Task to complete> Using the entries that follow, give the number of lines containing the string "serves". Write nothing besides that number.

Data for analysis>
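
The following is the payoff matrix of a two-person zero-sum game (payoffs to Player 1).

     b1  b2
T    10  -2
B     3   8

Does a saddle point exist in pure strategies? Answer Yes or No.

No

Row minima: T → -2, B → 3; maximin = 3.
Column maxima: b1 → 10, b2 → 8; minimax = 8.
3 ≠ 8, so no pure-strategy equilibrium exists.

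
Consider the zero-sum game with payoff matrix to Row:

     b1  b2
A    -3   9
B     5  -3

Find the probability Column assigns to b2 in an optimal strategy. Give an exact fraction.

2/5

Row minima: A → -3, B → -3; maximin = -3.
Column maxima: b1 → 5, b2 → 9; minimax = 5.
-3 ≠ 5, so there is no saddle point; optimal play is mixed.
Let Row play A with probability p. Expected payoff against b1: (-3)p + 5(1−p) = −8p + 5; against b2: 9p + (-3)(1−p) = 12p − 3.
Setting these equal: −8p + 5 = 12p − 3 ⇒ −20p = -8 ⇒ p = 2/5, and the value is (-8)·(2/5) + 5 = 9/5.
For Column: with q = P(b1), equating A's and B's payoffs gives −12q + 9 = 8q − 3 ⇒ q = 3/5.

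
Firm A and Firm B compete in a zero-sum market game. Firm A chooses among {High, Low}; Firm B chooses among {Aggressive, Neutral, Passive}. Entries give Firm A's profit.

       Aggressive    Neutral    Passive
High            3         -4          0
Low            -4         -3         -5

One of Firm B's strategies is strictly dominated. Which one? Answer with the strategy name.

Aggressive

Passive holds Firm A's payoff strictly below Aggressive in every row: 0 < 3, -5 < -4.
So Aggressive is strictly dominated for Firm B.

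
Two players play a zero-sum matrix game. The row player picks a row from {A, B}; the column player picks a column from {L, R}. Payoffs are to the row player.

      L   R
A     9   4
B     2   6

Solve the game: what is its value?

46/9

Row minima: A → 4, B → 2; maximin = 4.
Column maxima: L → 9, R → 6; minimax = 6.
4 ≠ 6, so there is no saddle point; optimal play is mixed.
Let the row player play A with probability p. Expected payoff against L: 9p + 2(1−p) = 7p + 2; against R: 4p + 6(1−p) = −2p + 6.
Setting these equal: 7p + 2 = −2p + 6 ⇒ 9p = 4 ⇒ p = 4/9, and the value is (7)·(4/9) + 2 = 46/9.
For the column player: with q = P(L), equating A's and B's payoffs gives 5q + 4 = −4q + 6 ⇒ q = 2/9.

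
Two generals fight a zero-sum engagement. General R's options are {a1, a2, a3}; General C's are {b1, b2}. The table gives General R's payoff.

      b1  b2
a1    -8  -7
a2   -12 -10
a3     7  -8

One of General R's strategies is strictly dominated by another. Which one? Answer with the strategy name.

a2

a1 gives a strictly higher payoff than a2 against every column: -8 > -12, -7 > -10.
So a2 is strictly dominated and General R never plays it.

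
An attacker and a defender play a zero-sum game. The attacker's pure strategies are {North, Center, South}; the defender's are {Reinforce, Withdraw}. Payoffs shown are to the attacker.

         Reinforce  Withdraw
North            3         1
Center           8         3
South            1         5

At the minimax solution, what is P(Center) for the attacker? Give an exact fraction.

Row minima: North → 1, Center → 3, South → 1; maximin = 3.
Column maxima: Reinforce → 8, Withdraw → 5; minimax = 5.
3 ≠ 5, so there is no saddle point; optimal play is mixed.
North is strictly dominated by Center, so the attacker never plays it.
On the remaining 2×2 (Center, South vs Reinforce, Withdraw):
Let the attacker play Center with probability p. Expected payoff against Reinforce: 8p + 1(1−p) = 7p + 1; against Withdraw: 3p + 5(1−p) = −2p + 5.
Setting these equal: 7p + 1 = −2p + 5 ⇒ 9p = 4 ⇒ p = 4/9, and the value is (7)·(4/9) + 1 = 37/9.
For the defender: with q = P(Reinforce), equating Center's and South's payoffs gives 5q + 3 = −4q + 5 ⇒ q = 2/9.

4/9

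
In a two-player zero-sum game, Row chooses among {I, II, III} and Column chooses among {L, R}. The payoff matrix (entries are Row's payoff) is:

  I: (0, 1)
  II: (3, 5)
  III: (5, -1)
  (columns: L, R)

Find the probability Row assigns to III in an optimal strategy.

Row minima: I → 0, II → 3, III → -1; maximin = 3.
Column maxima: L → 5, R → 5; minimax = 5.
3 ≠ 5, so there is no saddle point; optimal play is mixed.
I is strictly dominated by II, so Row never plays it.
On the remaining 2×2 (II, III vs L, R):
Let Row play II with probability p. Expected payoff against L: 3p + 5(1−p) = −2p + 5; against R: 5p + (-1)(1−p) = 6p − 1.
Setting these equal: −2p + 5 = 6p − 1 ⇒ −8p = -6 ⇒ p = 3/4, and the value is (-2)·(3/4) + 5 = 7/2.
For Column: with q = P(L), equating II's and III's payoffs gives −2q + 5 = 6q − 1 ⇒ q = 3/4.

1/4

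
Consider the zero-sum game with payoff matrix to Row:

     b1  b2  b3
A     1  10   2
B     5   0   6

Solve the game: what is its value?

Row minima: A → 1, B → 0; maximin = 1.
Column maxima: b1 → 5, b2 → 10, b3 → 6; minimax = 5.
1 ≠ 5, so there is no saddle point; optimal play is mixed.
b3 is strictly dominated by b1 (it gives Row strictly more in every row), so Column never plays it.
On the remaining 2×2 (A, B vs b1, b2):
Let Row play A with probability p. Expected payoff against b1: 1p + 5(1−p) = −4p + 5; against b2: 10p + 0(1−p) = 10p.
Setting these equal: −4p + 5 = 10p ⇒ −14p = -5 ⇒ p = 5/14, and the value is (-4)·(5/14) + 5 = 25/7.
For Column: with q = P(b1), equating A's and B's payoffs gives −9q + 10 = 5q ⇒ q = 5/7.

25/7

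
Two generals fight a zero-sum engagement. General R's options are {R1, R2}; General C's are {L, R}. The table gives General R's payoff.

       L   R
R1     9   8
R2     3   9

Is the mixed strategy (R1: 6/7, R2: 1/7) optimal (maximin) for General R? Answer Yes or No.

Against L this mix gives (6/7)·9 + (1/7)·3 = 57/7.
Against R this mix gives (6/7)·8 + (1/7)·9 = 57/7.
All of General C's active replies (L, R) yield 57/7, and no column does worse for General R. The mix makes General C indifferent and guarantees 57/7, so it is optimal.

Yes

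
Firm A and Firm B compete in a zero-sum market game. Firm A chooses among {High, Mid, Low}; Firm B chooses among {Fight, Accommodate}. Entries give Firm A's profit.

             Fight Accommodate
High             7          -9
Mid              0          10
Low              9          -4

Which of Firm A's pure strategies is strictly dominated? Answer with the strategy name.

High

Low gives a strictly higher payoff than High against every column: 9 > 7, -4 > -9.
So High is strictly dominated and Firm A never plays it.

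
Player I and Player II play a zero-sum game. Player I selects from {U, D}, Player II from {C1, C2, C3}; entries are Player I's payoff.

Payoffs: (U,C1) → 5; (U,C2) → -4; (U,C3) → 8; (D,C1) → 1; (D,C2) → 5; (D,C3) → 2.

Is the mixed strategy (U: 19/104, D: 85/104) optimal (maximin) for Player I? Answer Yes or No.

Against C1 this mix gives (19/104)·5 + (85/104)·1 = 45/26.
Against C2 this mix gives (19/104)·(-4) + (85/104)·5 = 349/104.
Against C3 this mix gives (19/104)·8 + (85/104)·2 = 161/52.
Player II will play C1, holding Player I to 45/26. Shifting weight toward the row that does better against C1 would raise this floor (the equalizing mix achieves 29/13 against both C1 and C2), so the proposed strategy is not optimal.

No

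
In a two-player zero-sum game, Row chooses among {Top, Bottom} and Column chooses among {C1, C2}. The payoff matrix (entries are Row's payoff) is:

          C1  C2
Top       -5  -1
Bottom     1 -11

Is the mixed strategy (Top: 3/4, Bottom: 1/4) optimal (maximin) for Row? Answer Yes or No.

Against C1 this mix gives (3/4)·(-5) + (1/4)·1 = -7/2.
Against C2 this mix gives (3/4)·(-1) + (1/4)·(-11) = -7/2.
All of Column's active replies (C1, C2) yield -7/2, and no column does worse for Row. The mix makes Column indifferent and guarantees -7/2, so it is optimal.

Yes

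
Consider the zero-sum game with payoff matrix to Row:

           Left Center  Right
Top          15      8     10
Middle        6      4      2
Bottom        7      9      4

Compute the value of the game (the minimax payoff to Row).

58/7

Row minima: Top → 8, Middle → 2, Bottom → 4; maximin = 8.
Column maxima: Left → 15, Center → 9, Right → 10; minimax = 9.
8 ≠ 9, so there is no saddle point; optimal play is mixed.
Middle is strictly dominated by Top, so Row never plays it.
Left is strictly dominated by Right (it gives Row strictly more in every row), so Column never plays it.
On the remaining 2×2 (Top, Bottom vs Center, Right):
Let Row play Top with probability p. Expected payoff against Center: 8p + 9(1−p) = −p + 9; against Right: 10p + 4(1−p) = 6p + 4.
Setting these equal: −p + 9 = 6p + 4 ⇒ −7p = -5 ⇒ p = 5/7, and the value is (-1)·(5/7) + 9 = 58/7.
For Column: with q = P(Center), equating Top's and Bottom's payoffs gives −2q + 10 = 5q + 4 ⇒ q = 6/7.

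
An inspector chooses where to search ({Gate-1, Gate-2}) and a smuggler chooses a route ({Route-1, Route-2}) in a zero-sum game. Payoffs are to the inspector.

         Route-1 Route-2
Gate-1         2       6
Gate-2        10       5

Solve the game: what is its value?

Row minima: Gate-1 → 2, Gate-2 → 5; maximin = 5.
Column maxima: Route-1 → 10, Route-2 → 6; minimax = 6.
5 ≠ 6, so there is no saddle point; optimal play is mixed.
Let the inspector play Gate-1 with probability p. Expected payoff against Route-1: 2p + 10(1−p) = −8p + 10; against Route-2: 6p + 5(1−p) = p + 5.
Setting these equal: −8p + 10 = p + 5 ⇒ −9p = -5 ⇒ p = 5/9, and the value is (-8)·(5/9) + 10 = 50/9.
For the smuggler: with q = P(Route-1), equating Gate-1's and Gate-2's payoffs gives −4q + 6 = 5q + 5 ⇒ q = 1/9.

50/9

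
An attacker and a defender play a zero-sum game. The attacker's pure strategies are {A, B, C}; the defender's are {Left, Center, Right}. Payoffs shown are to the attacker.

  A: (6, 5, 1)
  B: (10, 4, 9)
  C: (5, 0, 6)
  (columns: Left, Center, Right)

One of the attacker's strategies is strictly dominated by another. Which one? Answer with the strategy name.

B gives a strictly higher payoff than C against every column: 10 > 5, 4 > 0, 9 > 6.
So C is strictly dominated and the attacker never plays it.

C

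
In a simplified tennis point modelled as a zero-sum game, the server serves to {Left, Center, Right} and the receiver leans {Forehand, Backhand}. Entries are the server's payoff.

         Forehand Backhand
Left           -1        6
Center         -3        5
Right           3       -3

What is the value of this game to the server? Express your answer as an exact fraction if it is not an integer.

Row minima: Left → -1, Center → -3, Right → -3; maximin = -1.
Column maxima: Forehand → 3, Backhand → 6; minimax = 3.
-1 ≠ 3, so there is no saddle point; optimal play is mixed.
Center is strictly dominated by Left, so the server never plays it.
On the remaining 2×2 (Left, Right vs Forehand, Backhand):
Let the server play Left with probability p. Expected payoff against Forehand: (-1)p + 3(1−p) = −4p + 3; against Backhand: 6p + (-3)(1−p) = 9p − 3.
Setting these equal: −4p + 3 = 9p − 3 ⇒ −13p = -6 ⇒ p = 6/13, and the value is (-4)·(6/13) + 3 = 15/13.
For the receiver: with q = P(Forehand), equating Left's and Right's payoffs gives −7q + 6 = 6q − 3 ⇒ q = 9/13.

15/13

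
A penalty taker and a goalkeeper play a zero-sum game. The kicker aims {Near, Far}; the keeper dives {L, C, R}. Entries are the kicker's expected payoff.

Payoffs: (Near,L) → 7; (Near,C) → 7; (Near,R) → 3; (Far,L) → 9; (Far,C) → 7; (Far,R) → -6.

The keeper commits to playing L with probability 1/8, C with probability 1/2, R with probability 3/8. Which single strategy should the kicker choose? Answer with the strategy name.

Near

Expected payoff of Near: (1/8)·7 + (1/2)·7 + (3/8)·3 = 11/2.
Expected payoff of Far: (1/8)·9 + (1/2)·7 + (3/8)·(-6) = 19/8.
The largest is 11/2, so the kicker's best response is Near.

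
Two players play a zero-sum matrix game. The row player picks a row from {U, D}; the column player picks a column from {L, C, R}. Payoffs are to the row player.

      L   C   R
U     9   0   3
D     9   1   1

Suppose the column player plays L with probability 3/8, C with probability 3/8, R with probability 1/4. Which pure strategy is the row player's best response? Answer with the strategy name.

U

Expected payoff of U: (3/8)·9 + (3/8)·0 + (1/4)·3 = 33/8.
Expected payoff of D: (3/8)·9 + (3/8)·1 + (1/4)·1 = 4.
The largest is 33/8, so the row player's best response is U.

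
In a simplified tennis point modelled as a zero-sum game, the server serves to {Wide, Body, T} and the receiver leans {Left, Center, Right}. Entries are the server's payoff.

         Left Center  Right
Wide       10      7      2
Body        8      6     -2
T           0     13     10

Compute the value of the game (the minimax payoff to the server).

50/9

Row minima: Wide → 2, Body → -2, T → 0; maximin = 2.
Column maxima: Left → 10, Center → 13, Right → 10; minimax = 10.
2 ≠ 10, so there is no saddle point; optimal play is mixed.
Body is strictly dominated by Wide, so the server never plays it.
Center is strictly dominated by Right (it gives the server strictly more in every row), so the receiver never plays it.
On the remaining 2×2 (Wide, T vs Left, Right):
Let the server play Wide with probability p. Expected payoff against Left: 10p + 0(1−p) = 10p; against Right: 2p + 10(1−p) = −8p + 10.
Setting these equal: 10p = −8p + 10 ⇒ 18p = 10 ⇒ p = 5/9, and the value is (10)·(5/9) = 50/9.
For the receiver: with q = P(Left), equating Wide's and T's payoffs gives 8q + 2 = −10q + 10 ⇒ q = 4/9.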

Reply to the exercise> 2